Task to carry out.
Here is the task for the records below: repeat exactly the lines from the one with "Residents | Floor |" to the one with "Total to allocate: $3,635.00", both included, and nothing else.

Data excerpts.
Content starts

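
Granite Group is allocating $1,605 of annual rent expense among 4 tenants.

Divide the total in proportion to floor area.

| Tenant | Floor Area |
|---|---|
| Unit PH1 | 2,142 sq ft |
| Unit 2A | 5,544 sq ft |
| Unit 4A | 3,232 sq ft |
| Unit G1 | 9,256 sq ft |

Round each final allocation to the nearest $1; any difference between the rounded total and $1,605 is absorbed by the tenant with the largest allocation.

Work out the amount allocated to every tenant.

Unit PH1: $170 · Unit 2A: $441 · Unit 4A: $257 · Unit G1: $737

Sum of floor area: 20,174.
Proportional shares: Unit PH1 2,142/20,174 × $1,605 = 170.41; Unit 2A 5,544/20,174 × $1,605 = 441.07; Unit 4A 3,232/20,174 × $1,605 = 257.13; Unit G1 9,256/20,174 × $1,605 = 736.39.
Rounded to nearest $1: Unit PH1 $170; Unit 2A $441; Unit 4A $257; Unit G1 $736. Sum = $1,604.
Difference $1,605 − $1,604 = +$1 applied to largest allocation (Unit G1): Unit G1 becomes $737.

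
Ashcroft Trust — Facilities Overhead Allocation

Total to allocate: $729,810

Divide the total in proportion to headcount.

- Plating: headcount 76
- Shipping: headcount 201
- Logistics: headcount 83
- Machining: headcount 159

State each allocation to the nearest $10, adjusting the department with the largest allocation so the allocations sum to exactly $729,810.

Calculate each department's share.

Plating: $106,870 · Shipping: $282,650 · Logistics: $116,710 · Machining: $223,580

Sum of headcount: 519.
Raw shares: Plating 76/519 × $729,810 = 106,870.06; Shipping 201/519 × $729,810 = 282,643.18; Logistics 83/519 × $729,810 = 116,713.35; Machining 159/519 × $729,810 = 223,583.41.
After rounding ($10): Plating $106,870; Shipping $282,640; Logistics $116,710; Machining $223,580. Sum = $729,800.
Difference $729,810 − $729,800 = +$10 applied to largest allocation (Shipping): Shipping becomes $282,650.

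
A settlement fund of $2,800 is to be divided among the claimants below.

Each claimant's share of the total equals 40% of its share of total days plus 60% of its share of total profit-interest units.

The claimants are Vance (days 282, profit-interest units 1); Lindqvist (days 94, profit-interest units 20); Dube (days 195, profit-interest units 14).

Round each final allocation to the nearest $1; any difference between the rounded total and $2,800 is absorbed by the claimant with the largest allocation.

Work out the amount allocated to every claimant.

Vance: $601 · Lindqvist: $1,145 · Dube: $1,054

Totals — days 571, profit-interest units 35.
Composite weights (40% days + 60% profit-interest units): Vance 0.2147; Lindqvist 0.4087; Dube 0.3766.
Unrounded shares: Vance 601.13; Lindqvist 1,144.38; Dube 1,054.49.
After rounding ($1): Vance $601; Lindqvist $1,144; Dube $1,054. Sum = $2,799.
Difference $2,800 − $2,799 = +$1 applied to largest allocation (Lindqvist): Lindqvist becomes $1,145.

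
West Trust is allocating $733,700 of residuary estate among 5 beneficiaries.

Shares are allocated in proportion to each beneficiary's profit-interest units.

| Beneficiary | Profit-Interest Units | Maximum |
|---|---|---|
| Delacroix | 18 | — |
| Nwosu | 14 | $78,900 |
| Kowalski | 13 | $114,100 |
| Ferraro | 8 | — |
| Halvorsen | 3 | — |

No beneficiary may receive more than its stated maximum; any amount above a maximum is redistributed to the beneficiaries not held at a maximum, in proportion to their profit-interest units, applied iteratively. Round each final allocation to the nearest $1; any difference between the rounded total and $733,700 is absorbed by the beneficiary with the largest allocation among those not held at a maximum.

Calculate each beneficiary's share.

Delacroix: $335,607 | Nwosu: $78,900 | Kowalski: $114,100 | Ferraro: $149,159 | Halvorsen: $55,934

Sum of profit-interest units: 56.
Proportional shares (ignoring caps): Delacroix 235,832.14; Nwosu 183,425.00; Kowalski 170,323.21; Ferraro 104,814.29; Halvorsen 39,305.36.
Held at cap: Nwosu ($78,900), Kowalski ($114,100); remaining pool $540,700 reallocated over remaining profit-interest units 29.
Remaining shares: Delacroix 335,606.90 → $335,607; Ferraro 149,158.62 → $149,159; Halvorsen 55,934.48 → $55,934.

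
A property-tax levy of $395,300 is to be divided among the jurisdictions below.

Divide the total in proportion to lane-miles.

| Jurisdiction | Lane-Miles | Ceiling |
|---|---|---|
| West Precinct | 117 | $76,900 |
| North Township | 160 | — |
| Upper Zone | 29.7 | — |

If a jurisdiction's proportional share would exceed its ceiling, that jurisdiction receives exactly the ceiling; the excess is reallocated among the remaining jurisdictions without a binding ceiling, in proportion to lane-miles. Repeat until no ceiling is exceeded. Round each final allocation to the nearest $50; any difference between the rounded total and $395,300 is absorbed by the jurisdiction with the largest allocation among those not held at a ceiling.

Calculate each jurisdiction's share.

Combined lane-miles = 306.7.
Proportional shares (ignoring caps): West Precinct 150,799.15; North Township 206,221.06; Upper Zone 38,279.78.
Capped: West Precinct ($76,900); balance $318,400 reallocated over remaining lane-miles 189.7.
Redistributed shares: North Township 268,550.34 → $268,550; Upper Zone 49,849.66 → $49,850.

West Precinct: $76,900 | North Township: $268,550 | Upper Zone: $49,850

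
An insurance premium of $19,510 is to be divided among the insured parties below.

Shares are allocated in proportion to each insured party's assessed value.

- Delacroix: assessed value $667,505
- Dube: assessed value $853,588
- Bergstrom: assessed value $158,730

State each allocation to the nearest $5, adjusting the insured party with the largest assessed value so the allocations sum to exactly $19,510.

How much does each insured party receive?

Delacroix: $7,755 · Dube: $9,910 · Bergstrom: $1,845

Combined assessed value = 1,679,823.
Proportional shares: Delacroix 667,505/1,679,823 × $19,510 = 7,752.62; Dube 853,588/1,679,823 × $19,510 = 9,913.84; Bergstrom 158,730/1,679,823 × $19,510 = 1,843.54.
At nearest $5: Delacroix $7,755; Dube $9,915; Bergstrom $1,845. Sum = $19,515.
Difference $19,510 − $19,515 = −$5 applied to largest assessed value (Dube): Dube becomes $9,910.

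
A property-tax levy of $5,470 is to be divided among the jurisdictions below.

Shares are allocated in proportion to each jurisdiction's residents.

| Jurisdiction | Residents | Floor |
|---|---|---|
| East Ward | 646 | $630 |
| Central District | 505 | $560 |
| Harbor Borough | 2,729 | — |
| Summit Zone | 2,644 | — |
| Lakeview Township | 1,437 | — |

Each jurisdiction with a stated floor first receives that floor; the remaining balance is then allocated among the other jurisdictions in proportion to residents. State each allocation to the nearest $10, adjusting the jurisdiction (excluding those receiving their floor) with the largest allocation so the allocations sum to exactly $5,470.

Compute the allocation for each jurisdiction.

Guaranteed amounts: East Ward $630; Central District $560. Residual $4,280.
Residual split over remaining residents 6,810: Harbor Borough 1,715.14 → $1,720; Summit Zone 1,661.72 → $1,660; Lakeview Township 903.14 → $900.

East Ward: $630 | Central District: $560 | Harbor Borough: $1,720 | Summit Zone: $1,660 | Lakeview Township: $900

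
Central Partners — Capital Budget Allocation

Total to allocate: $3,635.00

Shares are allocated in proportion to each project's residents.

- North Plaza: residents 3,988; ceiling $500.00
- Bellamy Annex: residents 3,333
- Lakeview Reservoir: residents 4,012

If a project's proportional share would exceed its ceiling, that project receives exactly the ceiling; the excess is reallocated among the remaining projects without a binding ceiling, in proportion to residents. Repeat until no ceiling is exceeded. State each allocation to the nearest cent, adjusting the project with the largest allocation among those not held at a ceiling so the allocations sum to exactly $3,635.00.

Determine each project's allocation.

Combined residents = 11,333.
Pro-rata shares before constraints: North Plaza 1,279.1300; Bellamy Annex 1,069.0422; Lakeview Reservoir 1,286.8278.
Cap binds for North Plaza ($500.00); remaining pool $3,135.00 reallocated over remaining residents 7,345.
Redistributed shares: Bellamy Annex 1,422.5943 → $1,422.59; Lakeview Reservoir 1,712.4057 → $1,712.41.

North Plaza: $500.00 · Bellamy Annex: $1,422.59 · Lakeview Reservoir: $1,712.41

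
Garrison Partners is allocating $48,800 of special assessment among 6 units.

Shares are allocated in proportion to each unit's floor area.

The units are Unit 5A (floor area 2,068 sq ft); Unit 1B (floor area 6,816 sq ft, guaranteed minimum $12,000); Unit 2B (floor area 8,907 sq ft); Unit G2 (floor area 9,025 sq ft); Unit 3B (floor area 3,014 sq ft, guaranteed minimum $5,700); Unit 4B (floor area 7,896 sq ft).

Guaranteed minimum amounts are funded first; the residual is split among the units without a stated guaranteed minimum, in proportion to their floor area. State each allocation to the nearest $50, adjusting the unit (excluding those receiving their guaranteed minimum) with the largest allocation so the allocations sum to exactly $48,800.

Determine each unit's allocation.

Unit 5A: $2,300 | Unit 1B: $12,000 | Unit 2B: $9,950 | Unit G2: $10,050 | Unit 3B: $5,700 | Unit 4B: $8,800

Fund the minimums — Unit 1B $12,000; Unit 3B $5,700. Remaining pool $31,100.
Remaining pool split over remaining floor area 27,896: Unit 5A 2,305.52 → $2,300; Unit 2B 9,930.02 → $9,950; Unit G2 10,061.57 → $10,050; Unit 4B 8,802.90 → $8,800.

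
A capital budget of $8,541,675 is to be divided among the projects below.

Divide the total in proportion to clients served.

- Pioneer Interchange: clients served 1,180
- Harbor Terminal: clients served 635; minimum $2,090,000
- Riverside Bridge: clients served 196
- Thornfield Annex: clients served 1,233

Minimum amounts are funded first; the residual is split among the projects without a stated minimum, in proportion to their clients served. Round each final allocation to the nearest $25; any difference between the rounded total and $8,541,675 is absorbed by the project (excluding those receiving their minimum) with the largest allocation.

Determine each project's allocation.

Pioneer Interchange: $2,917,975 | Harbor Terminal: $2,090,000 | Riverside Bridge: $484,675 | Thornfield Annex: $3,049,025

Fund the minimums — Harbor Terminal $2,090,000. Remaining pool $6,451,675.
Remaining pool split over remaining clients served 2,609: Pioneer Interchange 2,917,967.23 → $2,917,975; Riverside Bridge 484,679.30 → $484,675; Thornfield Annex 3,049,028.47 → $3,049,025.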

Content ends

Output of the task.
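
| Jurisdiction | Residents | Floor |
|---|---|---|
| East Ward | 646 | $630 |
| Central District | 505 | $560 |
| Harbor Borough | 2,729 | — |
| Summit Zone | 2,644 | — |
| Lakeview Township | 1,437 | — |

Each jurisdiction with a stated floor first receives that floor; the remaining balance is then allocated among the other jurisdictions in proportion to residents. State each allocation to the nearest $10, adjusting the jurisdiction (excluding those receiving their floor) with the largest allocation so the allocations sum to exactly $5,470.

Compute the allocation for each jurisdiction.

Guaranteed amounts: East Ward $630; Central District $560. Residual $4,280.
Residual split over remaining residents 6,810: Harbor Borough 1,715.14 → $1,720; Summit Zone 1,661.72 → $1,660; Lakeview Township 903.14 → $900.

East Ward: $630 | Central District: $560 | Harbor Borough: $1,720 | Summit Zone: $1,660 | Lakeview Township: $900

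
Central Partners — Capital Budget Allocation

Total to allocate: $3,635.00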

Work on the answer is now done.